■ Information provided:
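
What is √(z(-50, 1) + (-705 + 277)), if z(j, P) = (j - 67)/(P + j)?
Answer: I*√20855/7 ≈ 20.63*I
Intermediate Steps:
z(j, P) = (-67 + j)/(P + j)
√(z(-50, 1) + (-705 + 277)) = √((-67 - 50)/(1 - 50) + (-705 + 277)) = √(-117/(-49) - 428) = √(-1/49*(-117) - 428) = √(117/49 - 428) = √(-20855/49) = I*√20855/7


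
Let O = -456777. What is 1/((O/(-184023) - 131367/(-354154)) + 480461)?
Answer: 314842906/151270635739623 ≈ 2.0813e-6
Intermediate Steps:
1/((O/(-184023) - 131367/(-354154)) + 480461) = 1/((-456777/(-184023) - 131367/(-354154)) + 480461) = 1/((-456777*(-1/184023) - 131367*(-1/354154)) + 480461) = 1/((50753/20447 + 131367/354154) + 480461) = 1/(898279957/314842906 + 480461) = 1/(151270635739623/314842906) = 314842906/151270635739623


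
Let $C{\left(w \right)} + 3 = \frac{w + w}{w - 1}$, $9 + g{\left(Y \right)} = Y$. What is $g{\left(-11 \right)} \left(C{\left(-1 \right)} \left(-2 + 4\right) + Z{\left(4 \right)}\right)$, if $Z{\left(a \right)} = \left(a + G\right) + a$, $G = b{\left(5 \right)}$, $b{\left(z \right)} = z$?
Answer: $-180$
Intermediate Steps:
$G = 5$
$g{\left(Y \right)} = -9 + Y$
$C{\left(w \right)} = -3 + \frac{2 w}{-1 + w}$ ($C{\left(w \right)} = -3 + \frac{w + w}{w - 1} = -3 + \frac{2 w}{-1 + w}$)
$Z{\left(a \right)} = 5 + 2 a$ ($Z{\left(a \right)} = \left(a + 5\right) + a = \left(5 + a\right) + a = 5 + 2 a$)
$g{\left(-11 \right)} \left(C{\left(-1 \right)} \left(-2 + 4\right) + Z{\left(4 \right)}\right) = \left(-9 - 11\right) \left(\frac{3 - -1}{-1 - 1} \left(-2 + 4\right) + \left(5 + 2 \cdot 4\right)\right) = - 20 \left(\frac{3 + 1}{-2} \cdot 2 + \left(5 + 8\right)\right) = - 20 \left(\left(- \frac{1}{2}\right) 4 \cdot 2 + 13\right) = - 20 \left(\left(-2\right) 2 + 13\right) = - 20 \left(-4 + 13\right) = \left(-20\right) 9 = -180$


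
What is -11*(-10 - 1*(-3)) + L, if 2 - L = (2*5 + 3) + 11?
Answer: 55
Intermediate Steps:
L = -22 (L = 2 - ((2*5 + 3) + 11) = 2 - ((10 + 3) + 11) = 2 - (13 + 11) = 2 - 1*24 = 2 - 24 = -22)
-11*(-10 - 1*(-3)) + L = -11*(-10 - 1*(-3)) - 22 = -11*(-10 + 3) - 22 = -11*(-7) - 22 = 77 - 22 = 55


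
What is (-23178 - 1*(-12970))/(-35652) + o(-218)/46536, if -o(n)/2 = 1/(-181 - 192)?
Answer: 2460969449/8595067348 ≈ 0.28632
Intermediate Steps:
o(n) = 2/373 (o(n) = -2/(-181 - 192) = -2/(-373) = -2*(-1/373) = 2/373)
(-23178 - 1*(-12970))/(-35652) + o(-218)/46536 = (-23178 - 1*(-12970))/(-35652) + (2/373)/46536 = (-23178 + 12970)*(-1/35652) + (2/373)*(1/46536) = -10208*(-1/35652) + 1/8678964 = 2552/8913 + 1/8678964 = 2460969449/8595067348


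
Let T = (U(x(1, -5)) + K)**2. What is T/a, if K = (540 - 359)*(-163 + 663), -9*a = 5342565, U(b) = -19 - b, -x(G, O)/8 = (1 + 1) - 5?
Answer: -24547406547/1780855 ≈ -13784.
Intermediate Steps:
x(G, O) = 24 (x(G, O) = -8*((1 + 1) - 5) = -8*(2 - 5) = -8*(-3) = 24)
a = -1780855/3 (a = -1/9*5342565 = -1780855/3 ≈ -5.9362e+5)
K = 90500 (K = 181*500 = 90500)
T = 8182468849 (T = ((-19 - 1*24) + 90500)**2 = ((-19 - 24) + 90500)**2 = (-43 + 90500)**2 = 90457**2 = 8182468849)
T/a = 8182468849/(-1780855/3) = 8182468849*(-3/1780855) = -24547406547/1780855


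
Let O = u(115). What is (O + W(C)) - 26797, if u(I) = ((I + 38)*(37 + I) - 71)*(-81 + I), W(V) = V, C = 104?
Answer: 761597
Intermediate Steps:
u(I) = (-81 + I)*(-71 + (37 + I)*(38 + I)) (u(I) = ((38 + I)*(37 + I) - 71)*(-81 + I) = ((37 + I)*(38 + I) - 71)*(-81 + I) = (-71 + (37 + I)*(38 + I))*(-81 + I) = (-81 + I)*(-71 + (37 + I)*(38 + I)))
O = 788290 (O = -108135 + 115**3 - 4740*115 - 6*115**2 = -108135 + 1520875 - 545100 - 6*13225 = -108135 + 1520875 - 545100 - 79350 = 788290)
(O + W(C)) - 26797 = (788290 + 104) - 26797 = 788394 - 26797 = 761597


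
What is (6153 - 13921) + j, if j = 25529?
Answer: 17761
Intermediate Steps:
(6153 - 13921) + j = (6153 - 13921) + 25529 = -7768 + 25529 = 17761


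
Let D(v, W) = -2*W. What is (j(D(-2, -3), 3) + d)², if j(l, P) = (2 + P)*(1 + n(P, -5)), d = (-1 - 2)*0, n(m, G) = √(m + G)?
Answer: -25 + 50*I*√2 ≈ -25.0 + 70.711*I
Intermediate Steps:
n(m, G) = √(G + m)
d = 0 (d = -3*0 = 0)
j(l, P) = (1 + √(-5 + P))*(2 + P) (j(l, P) = (2 + P)*(1 + √(-5 + P)) = (1 + √(-5 + P))*(2 + P))
(j(D(-2, -3), 3) + d)² = ((2 + 3 + 2*√(-5 + 3) + 3*√(-5 + 3)) + 0)² = ((2 + 3 + 2*√(-2) + 3*√(-2)) + 0)² = ((2 + 3 + 2*(I*√2) + 3*(I*√2)) + 0)² = ((2 + 3 + 2*I*√2 + 3*I*√2) + 0)² = ((5 + 5*I*√2) + 0)² = (5 + 5*I*√2)²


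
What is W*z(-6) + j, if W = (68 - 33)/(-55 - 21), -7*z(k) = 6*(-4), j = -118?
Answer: -2272/19 ≈ -119.58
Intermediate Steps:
z(k) = 24/7 (z(k) = -6*(-4)/7 = -⅐*(-24) = 24/7)
W = -35/76 (W = 35/(-76) = 35*(-1/76) = -35/76 ≈ -0.46053)
W*z(-6) + j = -35/76*24/7 - 118 = -30/19 - 118 = -2272/19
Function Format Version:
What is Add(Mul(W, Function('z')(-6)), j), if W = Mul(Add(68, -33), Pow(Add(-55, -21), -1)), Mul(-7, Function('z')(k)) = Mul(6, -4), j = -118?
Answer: Rational(-2272, 19) ≈ -119.58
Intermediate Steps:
Function('z')(k) = Rational(24, 7) (Function('z')(k) = Mul(Rational(-1, 7), Mul(6, -4)) = Mul(Rational(-1, 7), -24) = Rational(24, 7))
W = Rational(-35, 76) (W = Mul(35, Pow(-76, -1)) = Mul(35, Rational(-1, 76)) = Rational(-35, 76) ≈ -0.46053)
Add(Mul(W, Function('z')(-6)), j) = Add(Mul(Rational(-35, 76), Rational(24, 7)), -118) = Add(Rational(-30, 19), -118) = Rational(-2272, 19)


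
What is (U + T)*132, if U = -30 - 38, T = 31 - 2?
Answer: -5148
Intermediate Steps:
T = 29
U = -68
(U + T)*132 = (-68 + 29)*132 = -39*132 = -5148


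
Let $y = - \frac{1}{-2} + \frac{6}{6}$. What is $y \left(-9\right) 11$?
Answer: $- \frac{297}{2} \approx -148.5$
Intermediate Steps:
$y = \frac{3}{2}$ ($y = \left(-1\right) \left(- \frac{1}{2}\right) + 6 \cdot \frac{1}{6} = \frac{1}{2} + 1 = \frac{3}{2} \approx 1.5$)
$y \left(-9\right) 11 = \frac{3}{2} \left(-9\right) 11 = \left(- \frac{27}{2}\right) 11 = - \frac{297}{2}$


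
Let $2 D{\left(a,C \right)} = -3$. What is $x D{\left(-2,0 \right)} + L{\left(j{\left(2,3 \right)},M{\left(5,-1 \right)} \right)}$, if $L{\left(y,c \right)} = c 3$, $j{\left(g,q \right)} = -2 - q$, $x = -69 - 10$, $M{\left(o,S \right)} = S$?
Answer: $\frac{231}{2} \approx 115.5$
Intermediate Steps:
$D{\left(a,C \right)} = - \frac{3}{2}$ ($D{\left(a,C \right)} = \frac{1}{2} \left(-3\right) = - \frac{3}{2}$)
$x = -79$
$L{\left(y,c \right)} = 3 c$
$x D{\left(-2,0 \right)} + L{\left(j{\left(2,3 \right)},M{\left(5,-1 \right)} \right)} = \left(-79\right) \left(- \frac{3}{2}\right) + 3 \left(-1\right) = \frac{237}{2} - 3 = \frac{231}{2}$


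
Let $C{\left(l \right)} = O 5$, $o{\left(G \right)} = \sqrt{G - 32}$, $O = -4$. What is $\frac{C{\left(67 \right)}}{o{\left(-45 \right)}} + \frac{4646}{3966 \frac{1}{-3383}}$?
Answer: $- \frac{7858709}{1983} + \frac{20 i \sqrt{77}}{77} \approx -3963.0 + 2.2792 i$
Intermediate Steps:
$o{\left(G \right)} = \sqrt{-32 + G}$
$C{\left(l \right)} = -20$ ($C{\left(l \right)} = \left(-4\right) 5 = -20$)
$\frac{C{\left(67 \right)}}{o{\left(-45 \right)}} + \frac{4646}{3966 \frac{1}{-3383}} = - \frac{20}{\sqrt{-32 - 45}} + \frac{4646}{3966 \frac{1}{-3383}} = - \frac{20}{\sqrt{-77}} + \frac{4646}{3966 \left(- \frac{1}{3383}\right)} = - \frac{20}{i \sqrt{77}} + \frac{4646}{- \frac{3966}{3383}} = - 20 \left(- \frac{i \sqrt{77}}{77}\right) + 4646 \left(- \frac{3383}{3966}\right) = \frac{20 i \sqrt{77}}{77} - \frac{7858709}{1983} = - \frac{7858709}{1983} + \frac{20 i \sqrt{77}}{77}$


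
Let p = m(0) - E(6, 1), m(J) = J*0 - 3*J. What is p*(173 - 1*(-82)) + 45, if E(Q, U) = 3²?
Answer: -2250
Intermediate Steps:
E(Q, U) = 9
m(J) = -3*J (m(J) = 0 - 3*J = -3*J)
p = -9 (p = -3*0 - 1*9 = 0 - 9 = -9)
p*(173 - 1*(-82)) + 45 = -9*(173 - 1*(-82)) + 45 = -9*(173 + 82) + 45 = -9*255 + 45 = -2295 + 45 = -2250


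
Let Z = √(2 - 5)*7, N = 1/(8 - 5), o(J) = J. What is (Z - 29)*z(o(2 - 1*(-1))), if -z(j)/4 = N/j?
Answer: 116/9 - 28*I*√3/9 ≈ 12.889 - 5.3886*I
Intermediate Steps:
N = ⅓ (N = 1/3 = ⅓ ≈ 0.33333)
z(j) = -4/(3*j)
Z = 7*I*√3 (Z = √(-3)*7 = (I*√3)*7 = 7*I*√3 ≈ 12.124*I)
(Z - 29)*z(o(2 - 1*(-1))) = (7*I*√3 - 29)*(-4/(3*(2 - 1*(-1)))) = (-29 + 7*I*√3)*(-4/(3*(2 + 1))) = (-29 + 7*I*√3)*(-4/3/3) = (-29 + 7*I*√3)*(-4/3*⅓) = (-29 + 7*I*√3)*(-4/9) = 116/9 - 28*I*√3/9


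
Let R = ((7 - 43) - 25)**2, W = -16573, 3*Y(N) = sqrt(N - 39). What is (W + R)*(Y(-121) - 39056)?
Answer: 501947712 - 17136*I*sqrt(10) ≈ 5.0195e+8 - 54189.0*I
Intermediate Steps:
Y(N) = sqrt(-39 + N)/3 (Y(N) = sqrt(N - 39)/3 = sqrt(-39 + N)/3)
R = 3721 (R = (-36 - 25)**2 = (-61)**2 = 3721)
(W + R)*(Y(-121) - 39056) = (-16573 + 3721)*(sqrt(-39 - 121)/3 - 39056) = -12852*(sqrt(-160)/3 - 39056) = -12852*((4*I*sqrt(10))/3 - 39056) = -12852*(4*I*sqrt(10)/3 - 39056) = -12852*(-39056 + 4*I*sqrt(10)/3) = 501947712 - 17136*I*sqrt(10)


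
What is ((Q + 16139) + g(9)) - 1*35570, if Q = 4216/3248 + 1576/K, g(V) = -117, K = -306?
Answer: -1214521961/62118 ≈ -19552.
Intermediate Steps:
Q = -239297/62118 (Q = 4216/3248 + 1576/(-306) = 4216*(1/3248) + 1576*(-1/306) = 527/406 - 788/153 = -239297/62118 ≈ -3.8523)
((Q + 16139) + g(9)) - 1*35570 = ((-239297/62118 + 16139) - 117) - 1*35570 = (1002283105/62118 - 117) - 35570 = 995015299/62118 - 35570 = -1214521961/62118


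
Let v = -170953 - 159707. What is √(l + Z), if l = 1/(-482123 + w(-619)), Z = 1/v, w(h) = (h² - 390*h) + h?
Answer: √245990023792315/7816196190 ≈ 0.0020066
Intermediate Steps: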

■ What you are asked to do: Reproduce word for word the material above, beginning with the line that contains "Let p = m(0)" and ending with the line that contains "Answer: 116/9 - 28*I*√3/9 ≈ 12.889 - 5.3886*I".

■ Solution for this exercise:
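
Let p = m(0) - E(6, 1), m(J) = J*0 - 3*J. What is p*(173 - 1*(-82)) + 45, if E(Q, U) = 3²?
Answer: -2250
Intermediate Steps:
E(Q, U) = 9
m(J) = -3*J (m(J) = 0 - 3*J = -3*J)
p = -9 (p = -3*0 - 1*9 = 0 - 9 = -9)
p*(173 - 1*(-82)) + 45 = -9*(173 - 1*(-82)) + 45 = -9*(173 + 82) + 45 = -9*255 + 45 = -2295 + 45 = -2250


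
Let Z = √(2 - 5)*7, N = 1/(8 - 5), o(J) = J. What is (Z - 29)*z(o(2 - 1*(-1))), if -z(j)/4 = N/j?
Answer: 116/9 - 28*I*√3/9 ≈ 12.889 - 5.3886*I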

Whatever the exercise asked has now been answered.